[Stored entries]
/---

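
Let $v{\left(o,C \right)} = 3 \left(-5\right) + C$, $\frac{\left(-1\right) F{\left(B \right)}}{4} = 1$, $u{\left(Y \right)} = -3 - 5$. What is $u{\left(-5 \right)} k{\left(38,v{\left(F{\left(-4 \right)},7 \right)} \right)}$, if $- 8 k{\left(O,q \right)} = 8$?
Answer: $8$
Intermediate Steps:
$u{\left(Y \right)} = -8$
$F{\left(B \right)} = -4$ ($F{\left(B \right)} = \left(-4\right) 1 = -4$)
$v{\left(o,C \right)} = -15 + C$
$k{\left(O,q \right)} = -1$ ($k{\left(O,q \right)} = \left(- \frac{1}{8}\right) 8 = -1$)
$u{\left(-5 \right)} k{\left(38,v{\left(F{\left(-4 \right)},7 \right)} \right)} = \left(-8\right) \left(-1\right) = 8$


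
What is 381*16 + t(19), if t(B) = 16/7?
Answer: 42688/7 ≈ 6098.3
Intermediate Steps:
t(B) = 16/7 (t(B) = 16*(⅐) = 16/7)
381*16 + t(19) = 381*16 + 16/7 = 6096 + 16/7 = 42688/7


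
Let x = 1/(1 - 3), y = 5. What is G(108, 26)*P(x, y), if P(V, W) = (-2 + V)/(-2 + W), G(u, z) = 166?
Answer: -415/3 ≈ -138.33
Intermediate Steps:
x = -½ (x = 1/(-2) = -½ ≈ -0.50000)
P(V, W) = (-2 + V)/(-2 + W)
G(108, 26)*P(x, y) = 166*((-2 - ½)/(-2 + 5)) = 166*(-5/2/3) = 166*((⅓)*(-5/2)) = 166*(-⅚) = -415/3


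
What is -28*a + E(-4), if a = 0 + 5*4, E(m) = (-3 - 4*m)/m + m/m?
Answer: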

\---

Work item: Could you set down exactly the lines from the one containing "What is 381*16 + t(19), if t(B) = 16/7?" through the last line of the records above, both included?

Response to the task:
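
What is 381*16 + t(19), if t(B) = 16/7?
Answer: 42688/7 ≈ 6098.3
Intermediate Steps:
t(B) = 16/7 (t(B) = 16*(⅐) = 16/7)
381*16 + t(19) = 381*16 + 16/7 = 6096 + 16/7 = 42688/7


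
Let x = 1/(1 - 3), y = 5. What is G(108, 26)*P(x, y), if P(V, W) = (-2 + V)/(-2 + W), G(u, z) = 166?
Answer: -415/3 ≈ -138.33
Intermediate Steps:
x = -½ (x = 1/(-2) = -½ ≈ -0.50000)
P(V, W) = (-2 + V)/(-2 + W)
G(108, 26)*P(x, y) = 166*((-2 - ½)/(-2 + 5)) = 166*(-5/2/3) = 166*((⅓)*(-5/2)) = 166*(-⅚) = -415/3


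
What is -28*a + E(-4), if a = 0 + 5*4, E(m) = (-3 - 4*m)/m + m/m?
Answer: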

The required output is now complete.